_WHAT TO PRODUCE_: Below are some records. Return exactly the lines from the one with "t=2: (1.123114580, 1.410942290, 0.137852244, 1.182785654)" to the one with "t=5: (1.228276933, 1.669926118, 0.214731604, 1.043772066)", and nothing else.

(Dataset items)

● ● ● ●

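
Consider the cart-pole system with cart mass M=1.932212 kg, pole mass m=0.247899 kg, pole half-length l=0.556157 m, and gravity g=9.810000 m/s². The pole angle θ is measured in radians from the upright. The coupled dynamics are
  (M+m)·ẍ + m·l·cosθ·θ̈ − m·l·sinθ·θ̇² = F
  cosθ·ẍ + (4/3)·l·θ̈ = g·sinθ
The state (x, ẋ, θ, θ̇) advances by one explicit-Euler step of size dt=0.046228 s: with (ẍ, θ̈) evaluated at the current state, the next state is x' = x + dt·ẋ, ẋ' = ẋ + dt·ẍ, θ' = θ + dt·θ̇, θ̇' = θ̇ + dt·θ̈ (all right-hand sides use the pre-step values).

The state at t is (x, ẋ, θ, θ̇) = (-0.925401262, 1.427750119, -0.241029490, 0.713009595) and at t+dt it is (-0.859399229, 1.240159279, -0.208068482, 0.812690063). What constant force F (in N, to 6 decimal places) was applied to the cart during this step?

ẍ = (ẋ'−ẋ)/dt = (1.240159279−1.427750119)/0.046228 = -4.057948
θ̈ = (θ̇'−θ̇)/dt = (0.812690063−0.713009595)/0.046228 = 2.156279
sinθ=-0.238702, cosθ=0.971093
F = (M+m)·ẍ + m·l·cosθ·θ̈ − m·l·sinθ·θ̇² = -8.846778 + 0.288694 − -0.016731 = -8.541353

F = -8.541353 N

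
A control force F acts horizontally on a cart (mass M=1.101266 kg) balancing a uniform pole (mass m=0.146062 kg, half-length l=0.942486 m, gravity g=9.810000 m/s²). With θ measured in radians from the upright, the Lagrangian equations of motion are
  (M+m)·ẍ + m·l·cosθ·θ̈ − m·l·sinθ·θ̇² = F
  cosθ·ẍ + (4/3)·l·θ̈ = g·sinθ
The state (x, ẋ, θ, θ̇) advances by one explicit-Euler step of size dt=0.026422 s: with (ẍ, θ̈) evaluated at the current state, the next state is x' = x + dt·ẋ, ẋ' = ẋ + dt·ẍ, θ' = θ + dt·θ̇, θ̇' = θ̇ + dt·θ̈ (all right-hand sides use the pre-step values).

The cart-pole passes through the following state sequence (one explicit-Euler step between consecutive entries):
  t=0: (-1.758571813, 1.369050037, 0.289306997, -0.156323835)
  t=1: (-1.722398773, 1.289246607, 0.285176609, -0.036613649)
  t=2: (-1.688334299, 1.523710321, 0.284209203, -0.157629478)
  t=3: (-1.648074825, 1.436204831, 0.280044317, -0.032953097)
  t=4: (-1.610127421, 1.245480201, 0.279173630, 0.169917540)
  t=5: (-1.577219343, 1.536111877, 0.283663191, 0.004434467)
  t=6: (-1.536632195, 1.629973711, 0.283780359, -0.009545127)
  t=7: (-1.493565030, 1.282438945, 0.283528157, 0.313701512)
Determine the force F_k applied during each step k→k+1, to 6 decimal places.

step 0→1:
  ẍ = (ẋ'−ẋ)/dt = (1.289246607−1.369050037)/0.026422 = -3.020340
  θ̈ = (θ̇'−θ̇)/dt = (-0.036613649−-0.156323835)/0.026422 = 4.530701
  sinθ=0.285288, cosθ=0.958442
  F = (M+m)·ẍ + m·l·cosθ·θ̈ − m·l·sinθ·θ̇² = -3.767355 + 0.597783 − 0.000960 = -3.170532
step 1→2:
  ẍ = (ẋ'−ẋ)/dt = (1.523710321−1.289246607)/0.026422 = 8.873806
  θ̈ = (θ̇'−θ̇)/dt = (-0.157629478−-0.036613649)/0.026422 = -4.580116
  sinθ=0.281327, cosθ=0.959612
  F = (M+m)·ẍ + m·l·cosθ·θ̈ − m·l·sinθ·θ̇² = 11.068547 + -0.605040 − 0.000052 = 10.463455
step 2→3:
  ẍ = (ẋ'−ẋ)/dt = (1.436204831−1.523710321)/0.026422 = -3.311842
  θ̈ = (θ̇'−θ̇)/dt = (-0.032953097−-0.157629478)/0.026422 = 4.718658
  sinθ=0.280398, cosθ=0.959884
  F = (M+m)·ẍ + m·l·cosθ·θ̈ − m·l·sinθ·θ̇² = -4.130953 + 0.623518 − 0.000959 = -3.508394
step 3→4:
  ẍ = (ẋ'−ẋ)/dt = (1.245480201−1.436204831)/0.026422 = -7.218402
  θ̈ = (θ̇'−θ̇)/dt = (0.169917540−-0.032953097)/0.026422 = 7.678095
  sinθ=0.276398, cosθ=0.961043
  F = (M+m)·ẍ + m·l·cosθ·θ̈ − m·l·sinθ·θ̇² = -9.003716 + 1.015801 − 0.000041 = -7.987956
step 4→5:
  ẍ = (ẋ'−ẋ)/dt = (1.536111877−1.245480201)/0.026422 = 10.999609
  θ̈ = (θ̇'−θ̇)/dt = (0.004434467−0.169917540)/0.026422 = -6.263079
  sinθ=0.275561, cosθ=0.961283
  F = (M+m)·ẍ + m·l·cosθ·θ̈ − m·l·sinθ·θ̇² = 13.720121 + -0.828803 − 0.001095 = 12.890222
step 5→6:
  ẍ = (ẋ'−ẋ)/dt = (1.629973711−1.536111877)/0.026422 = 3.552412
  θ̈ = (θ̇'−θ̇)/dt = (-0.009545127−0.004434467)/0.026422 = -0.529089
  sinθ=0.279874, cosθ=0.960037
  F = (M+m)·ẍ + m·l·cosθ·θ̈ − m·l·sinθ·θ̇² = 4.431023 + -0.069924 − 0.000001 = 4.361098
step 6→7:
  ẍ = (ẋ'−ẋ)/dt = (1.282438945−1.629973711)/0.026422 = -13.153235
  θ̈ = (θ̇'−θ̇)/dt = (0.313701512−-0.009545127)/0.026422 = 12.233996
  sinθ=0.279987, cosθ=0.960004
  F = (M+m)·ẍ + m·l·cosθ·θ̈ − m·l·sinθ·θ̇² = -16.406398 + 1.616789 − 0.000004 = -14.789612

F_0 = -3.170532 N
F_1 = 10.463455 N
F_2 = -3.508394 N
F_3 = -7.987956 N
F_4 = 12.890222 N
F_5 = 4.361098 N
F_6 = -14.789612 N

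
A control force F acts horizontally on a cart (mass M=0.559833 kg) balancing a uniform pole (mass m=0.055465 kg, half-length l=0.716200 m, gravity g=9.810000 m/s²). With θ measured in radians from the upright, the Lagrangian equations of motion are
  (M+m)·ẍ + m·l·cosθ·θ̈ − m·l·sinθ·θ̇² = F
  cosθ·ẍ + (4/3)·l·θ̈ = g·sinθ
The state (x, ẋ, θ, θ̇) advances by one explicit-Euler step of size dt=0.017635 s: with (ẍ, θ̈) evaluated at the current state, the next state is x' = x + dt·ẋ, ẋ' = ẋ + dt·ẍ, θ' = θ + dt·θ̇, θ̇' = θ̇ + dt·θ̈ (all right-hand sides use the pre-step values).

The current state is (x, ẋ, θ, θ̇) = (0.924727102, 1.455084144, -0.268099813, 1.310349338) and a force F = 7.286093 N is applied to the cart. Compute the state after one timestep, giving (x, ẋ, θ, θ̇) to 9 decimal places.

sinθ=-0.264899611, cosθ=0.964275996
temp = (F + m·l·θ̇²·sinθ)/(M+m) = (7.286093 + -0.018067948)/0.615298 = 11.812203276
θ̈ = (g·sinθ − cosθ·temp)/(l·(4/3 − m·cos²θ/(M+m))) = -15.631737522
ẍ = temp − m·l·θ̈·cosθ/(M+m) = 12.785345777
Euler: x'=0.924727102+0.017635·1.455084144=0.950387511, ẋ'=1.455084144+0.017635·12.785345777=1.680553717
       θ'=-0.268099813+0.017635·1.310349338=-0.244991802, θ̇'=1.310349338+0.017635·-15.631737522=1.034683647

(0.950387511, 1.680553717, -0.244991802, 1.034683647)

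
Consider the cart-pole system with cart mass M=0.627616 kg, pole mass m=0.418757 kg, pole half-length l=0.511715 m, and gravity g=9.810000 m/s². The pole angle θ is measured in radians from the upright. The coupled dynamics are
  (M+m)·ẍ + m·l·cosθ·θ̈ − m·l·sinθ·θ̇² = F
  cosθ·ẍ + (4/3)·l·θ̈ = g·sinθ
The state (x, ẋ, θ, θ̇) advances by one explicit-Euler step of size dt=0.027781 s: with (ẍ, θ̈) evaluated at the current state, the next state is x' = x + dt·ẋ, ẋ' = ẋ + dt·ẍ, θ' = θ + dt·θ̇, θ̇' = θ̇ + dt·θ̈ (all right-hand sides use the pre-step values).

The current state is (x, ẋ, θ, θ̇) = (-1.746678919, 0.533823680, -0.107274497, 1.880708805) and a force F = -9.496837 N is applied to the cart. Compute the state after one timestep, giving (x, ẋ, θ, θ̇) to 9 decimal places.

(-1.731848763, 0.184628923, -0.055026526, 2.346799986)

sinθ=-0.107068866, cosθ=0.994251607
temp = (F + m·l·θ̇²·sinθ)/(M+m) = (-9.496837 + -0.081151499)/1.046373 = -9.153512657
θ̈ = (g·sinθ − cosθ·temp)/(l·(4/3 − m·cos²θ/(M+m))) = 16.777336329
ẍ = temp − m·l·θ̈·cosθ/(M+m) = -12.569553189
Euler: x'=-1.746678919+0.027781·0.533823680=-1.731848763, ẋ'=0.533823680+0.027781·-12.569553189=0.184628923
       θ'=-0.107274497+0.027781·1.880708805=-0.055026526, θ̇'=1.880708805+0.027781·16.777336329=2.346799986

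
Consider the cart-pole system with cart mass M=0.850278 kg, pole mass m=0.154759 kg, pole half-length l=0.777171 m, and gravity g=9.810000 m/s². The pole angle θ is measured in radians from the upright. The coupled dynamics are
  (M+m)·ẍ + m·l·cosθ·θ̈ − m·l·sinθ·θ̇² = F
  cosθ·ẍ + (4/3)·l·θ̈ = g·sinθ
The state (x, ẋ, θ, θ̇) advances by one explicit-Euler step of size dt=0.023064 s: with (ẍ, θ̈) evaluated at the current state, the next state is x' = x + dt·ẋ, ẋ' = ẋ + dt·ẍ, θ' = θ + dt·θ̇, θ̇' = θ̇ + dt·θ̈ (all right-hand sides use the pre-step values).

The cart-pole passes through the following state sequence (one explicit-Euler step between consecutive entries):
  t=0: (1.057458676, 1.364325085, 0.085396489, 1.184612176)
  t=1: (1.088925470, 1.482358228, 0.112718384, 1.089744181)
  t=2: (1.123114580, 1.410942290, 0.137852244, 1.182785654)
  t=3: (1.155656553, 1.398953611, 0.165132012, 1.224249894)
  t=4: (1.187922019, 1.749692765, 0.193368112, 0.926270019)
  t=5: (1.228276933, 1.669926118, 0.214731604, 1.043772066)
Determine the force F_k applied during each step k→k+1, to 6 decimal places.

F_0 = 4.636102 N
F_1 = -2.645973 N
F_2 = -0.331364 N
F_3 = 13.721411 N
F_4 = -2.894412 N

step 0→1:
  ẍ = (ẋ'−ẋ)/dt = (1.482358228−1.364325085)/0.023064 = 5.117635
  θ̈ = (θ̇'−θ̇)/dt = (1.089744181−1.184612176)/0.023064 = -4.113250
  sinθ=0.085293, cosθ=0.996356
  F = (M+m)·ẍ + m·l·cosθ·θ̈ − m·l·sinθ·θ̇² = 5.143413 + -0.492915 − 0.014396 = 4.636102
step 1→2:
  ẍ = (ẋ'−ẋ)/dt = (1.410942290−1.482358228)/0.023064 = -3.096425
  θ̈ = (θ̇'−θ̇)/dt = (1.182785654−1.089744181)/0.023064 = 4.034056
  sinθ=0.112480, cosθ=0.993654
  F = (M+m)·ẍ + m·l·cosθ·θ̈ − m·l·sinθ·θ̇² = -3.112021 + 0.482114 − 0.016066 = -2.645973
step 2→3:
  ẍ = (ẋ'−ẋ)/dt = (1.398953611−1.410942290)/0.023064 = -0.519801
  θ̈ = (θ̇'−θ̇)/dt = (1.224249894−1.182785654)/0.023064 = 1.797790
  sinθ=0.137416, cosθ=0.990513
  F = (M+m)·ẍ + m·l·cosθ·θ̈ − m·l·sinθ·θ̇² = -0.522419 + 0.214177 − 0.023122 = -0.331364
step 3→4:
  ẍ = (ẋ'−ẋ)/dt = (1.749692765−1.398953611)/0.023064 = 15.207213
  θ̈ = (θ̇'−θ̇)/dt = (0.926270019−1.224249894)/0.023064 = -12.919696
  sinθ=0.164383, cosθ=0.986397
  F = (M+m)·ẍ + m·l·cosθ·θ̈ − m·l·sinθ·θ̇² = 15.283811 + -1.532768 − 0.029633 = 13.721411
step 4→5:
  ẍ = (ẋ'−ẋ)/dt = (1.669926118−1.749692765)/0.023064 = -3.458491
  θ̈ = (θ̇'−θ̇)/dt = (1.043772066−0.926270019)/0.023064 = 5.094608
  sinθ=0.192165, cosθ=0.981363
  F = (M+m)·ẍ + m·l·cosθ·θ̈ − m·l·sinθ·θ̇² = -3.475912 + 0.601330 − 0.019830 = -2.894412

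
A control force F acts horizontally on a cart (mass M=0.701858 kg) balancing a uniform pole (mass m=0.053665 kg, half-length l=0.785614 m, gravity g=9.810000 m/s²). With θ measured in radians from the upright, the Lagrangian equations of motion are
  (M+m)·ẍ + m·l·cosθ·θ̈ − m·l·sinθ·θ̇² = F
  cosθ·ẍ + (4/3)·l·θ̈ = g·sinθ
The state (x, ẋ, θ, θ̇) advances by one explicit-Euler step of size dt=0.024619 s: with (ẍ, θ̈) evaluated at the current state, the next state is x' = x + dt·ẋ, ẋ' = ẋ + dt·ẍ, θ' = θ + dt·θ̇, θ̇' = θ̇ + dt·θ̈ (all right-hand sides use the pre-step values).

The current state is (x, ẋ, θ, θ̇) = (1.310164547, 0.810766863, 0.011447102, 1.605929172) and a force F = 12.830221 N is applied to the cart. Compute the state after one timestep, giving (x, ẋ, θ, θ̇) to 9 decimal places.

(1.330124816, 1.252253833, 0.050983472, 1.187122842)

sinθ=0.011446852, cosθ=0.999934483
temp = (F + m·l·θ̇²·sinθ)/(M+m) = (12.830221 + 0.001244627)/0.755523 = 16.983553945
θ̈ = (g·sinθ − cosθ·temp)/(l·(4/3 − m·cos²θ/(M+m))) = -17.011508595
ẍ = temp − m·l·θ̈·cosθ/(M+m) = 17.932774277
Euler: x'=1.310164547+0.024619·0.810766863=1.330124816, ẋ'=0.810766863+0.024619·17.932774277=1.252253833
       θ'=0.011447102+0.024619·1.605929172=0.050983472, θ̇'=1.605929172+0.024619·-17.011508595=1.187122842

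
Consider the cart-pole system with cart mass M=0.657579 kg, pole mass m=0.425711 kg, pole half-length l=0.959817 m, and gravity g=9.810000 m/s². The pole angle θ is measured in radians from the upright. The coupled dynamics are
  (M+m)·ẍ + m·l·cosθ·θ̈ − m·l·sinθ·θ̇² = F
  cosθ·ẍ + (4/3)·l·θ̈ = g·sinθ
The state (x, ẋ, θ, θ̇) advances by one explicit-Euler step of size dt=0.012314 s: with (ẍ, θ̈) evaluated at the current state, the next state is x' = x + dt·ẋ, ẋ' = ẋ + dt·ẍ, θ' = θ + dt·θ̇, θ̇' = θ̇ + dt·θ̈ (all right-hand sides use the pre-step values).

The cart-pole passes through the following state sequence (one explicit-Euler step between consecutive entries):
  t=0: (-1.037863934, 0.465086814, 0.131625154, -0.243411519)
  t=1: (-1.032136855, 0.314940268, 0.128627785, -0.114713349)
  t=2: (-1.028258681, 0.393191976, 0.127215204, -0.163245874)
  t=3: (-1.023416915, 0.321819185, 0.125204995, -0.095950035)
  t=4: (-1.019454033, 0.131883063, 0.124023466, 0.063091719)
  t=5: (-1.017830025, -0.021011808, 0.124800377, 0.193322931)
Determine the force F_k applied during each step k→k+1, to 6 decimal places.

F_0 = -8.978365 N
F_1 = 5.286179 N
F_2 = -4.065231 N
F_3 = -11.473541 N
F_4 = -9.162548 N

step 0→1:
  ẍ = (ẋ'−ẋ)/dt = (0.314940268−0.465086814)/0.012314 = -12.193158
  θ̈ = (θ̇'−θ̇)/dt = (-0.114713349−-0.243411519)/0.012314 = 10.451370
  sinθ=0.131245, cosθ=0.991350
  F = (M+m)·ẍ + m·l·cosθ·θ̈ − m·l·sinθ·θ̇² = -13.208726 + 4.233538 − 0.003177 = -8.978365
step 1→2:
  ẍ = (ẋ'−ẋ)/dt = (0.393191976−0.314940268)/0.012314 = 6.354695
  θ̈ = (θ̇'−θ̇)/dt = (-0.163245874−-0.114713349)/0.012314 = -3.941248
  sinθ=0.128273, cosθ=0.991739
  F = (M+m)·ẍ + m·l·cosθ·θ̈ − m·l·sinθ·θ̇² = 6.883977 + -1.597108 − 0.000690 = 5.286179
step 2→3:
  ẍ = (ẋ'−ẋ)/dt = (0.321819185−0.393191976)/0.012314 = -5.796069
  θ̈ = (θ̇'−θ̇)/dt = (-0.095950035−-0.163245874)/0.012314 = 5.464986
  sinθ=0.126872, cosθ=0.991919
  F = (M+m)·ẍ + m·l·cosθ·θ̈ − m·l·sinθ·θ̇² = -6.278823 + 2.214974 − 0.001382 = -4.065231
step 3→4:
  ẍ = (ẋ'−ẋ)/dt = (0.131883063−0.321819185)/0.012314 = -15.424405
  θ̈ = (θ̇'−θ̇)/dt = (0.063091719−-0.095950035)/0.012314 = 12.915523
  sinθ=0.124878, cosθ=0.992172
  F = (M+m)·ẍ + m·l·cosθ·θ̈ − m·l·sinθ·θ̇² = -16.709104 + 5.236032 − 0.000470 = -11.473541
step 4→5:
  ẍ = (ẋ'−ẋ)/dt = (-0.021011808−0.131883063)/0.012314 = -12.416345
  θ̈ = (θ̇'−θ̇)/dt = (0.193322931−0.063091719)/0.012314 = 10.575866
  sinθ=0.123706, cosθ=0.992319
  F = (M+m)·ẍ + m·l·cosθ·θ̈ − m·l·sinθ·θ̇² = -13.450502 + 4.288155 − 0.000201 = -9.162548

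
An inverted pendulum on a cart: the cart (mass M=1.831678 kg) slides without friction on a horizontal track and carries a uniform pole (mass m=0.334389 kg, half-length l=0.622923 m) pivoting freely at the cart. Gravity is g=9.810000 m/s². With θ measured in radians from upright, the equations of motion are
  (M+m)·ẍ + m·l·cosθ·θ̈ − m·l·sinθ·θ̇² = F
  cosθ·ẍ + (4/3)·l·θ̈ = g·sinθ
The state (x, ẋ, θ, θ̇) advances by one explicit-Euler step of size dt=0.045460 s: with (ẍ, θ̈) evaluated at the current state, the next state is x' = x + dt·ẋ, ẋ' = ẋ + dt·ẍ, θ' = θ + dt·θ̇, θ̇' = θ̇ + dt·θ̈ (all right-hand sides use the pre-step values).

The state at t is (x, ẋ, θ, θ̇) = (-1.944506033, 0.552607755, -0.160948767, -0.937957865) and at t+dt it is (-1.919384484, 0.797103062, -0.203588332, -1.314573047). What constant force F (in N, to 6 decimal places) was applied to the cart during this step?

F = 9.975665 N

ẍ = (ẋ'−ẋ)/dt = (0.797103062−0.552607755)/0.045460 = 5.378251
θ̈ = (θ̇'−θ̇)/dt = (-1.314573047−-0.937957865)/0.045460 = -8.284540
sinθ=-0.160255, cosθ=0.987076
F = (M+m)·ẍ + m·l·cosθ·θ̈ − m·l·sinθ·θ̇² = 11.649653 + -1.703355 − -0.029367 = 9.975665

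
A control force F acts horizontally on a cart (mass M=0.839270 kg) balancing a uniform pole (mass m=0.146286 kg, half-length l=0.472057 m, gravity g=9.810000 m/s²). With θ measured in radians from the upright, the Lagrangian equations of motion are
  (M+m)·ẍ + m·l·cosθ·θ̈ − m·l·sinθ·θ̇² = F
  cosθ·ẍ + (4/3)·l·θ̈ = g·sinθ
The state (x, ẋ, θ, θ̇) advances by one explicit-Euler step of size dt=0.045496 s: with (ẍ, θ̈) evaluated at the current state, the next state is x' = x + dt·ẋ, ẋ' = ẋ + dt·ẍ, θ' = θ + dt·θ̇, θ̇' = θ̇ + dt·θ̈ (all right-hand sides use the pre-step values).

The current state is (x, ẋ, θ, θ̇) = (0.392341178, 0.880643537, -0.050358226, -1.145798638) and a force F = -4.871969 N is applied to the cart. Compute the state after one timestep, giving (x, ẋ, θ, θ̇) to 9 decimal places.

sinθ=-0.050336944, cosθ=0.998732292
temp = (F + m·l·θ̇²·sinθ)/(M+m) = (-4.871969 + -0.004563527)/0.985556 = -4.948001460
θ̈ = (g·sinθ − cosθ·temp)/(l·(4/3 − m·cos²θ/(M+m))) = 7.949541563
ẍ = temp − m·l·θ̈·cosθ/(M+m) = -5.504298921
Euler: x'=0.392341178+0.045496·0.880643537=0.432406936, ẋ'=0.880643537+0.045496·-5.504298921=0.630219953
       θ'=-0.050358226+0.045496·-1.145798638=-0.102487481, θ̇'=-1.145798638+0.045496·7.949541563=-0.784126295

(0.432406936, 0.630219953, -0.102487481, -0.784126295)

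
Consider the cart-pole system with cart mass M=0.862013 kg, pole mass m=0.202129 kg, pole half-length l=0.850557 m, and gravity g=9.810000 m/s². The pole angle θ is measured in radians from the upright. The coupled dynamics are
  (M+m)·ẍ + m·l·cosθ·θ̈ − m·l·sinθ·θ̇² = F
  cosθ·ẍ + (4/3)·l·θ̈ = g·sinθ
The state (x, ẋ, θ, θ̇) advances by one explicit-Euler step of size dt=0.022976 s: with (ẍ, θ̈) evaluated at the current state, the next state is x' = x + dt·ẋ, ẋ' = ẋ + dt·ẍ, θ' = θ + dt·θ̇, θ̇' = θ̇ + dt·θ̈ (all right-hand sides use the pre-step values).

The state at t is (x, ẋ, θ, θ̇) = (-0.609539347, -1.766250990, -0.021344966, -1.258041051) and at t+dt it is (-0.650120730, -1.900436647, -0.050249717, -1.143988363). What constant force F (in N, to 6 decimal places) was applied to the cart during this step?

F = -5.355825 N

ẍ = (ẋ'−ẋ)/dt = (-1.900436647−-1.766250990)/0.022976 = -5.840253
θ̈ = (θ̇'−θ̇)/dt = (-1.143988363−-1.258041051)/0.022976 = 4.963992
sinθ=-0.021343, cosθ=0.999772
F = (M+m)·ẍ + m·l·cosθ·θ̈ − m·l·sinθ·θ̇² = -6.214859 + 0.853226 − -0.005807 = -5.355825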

● ● ● ●

_ANSWER FOR THE TASK_:
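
  t=2: (1.123114580, 1.410942290, 0.137852244, 1.182785654)
  t=3: (1.155656553, 1.398953611, 0.165132012, 1.224249894)
  t=4: (1.187922019, 1.749692765, 0.193368112, 0.926270019)
  t=5: (1.228276933, 1.669926118, 0.214731604, 1.043772066)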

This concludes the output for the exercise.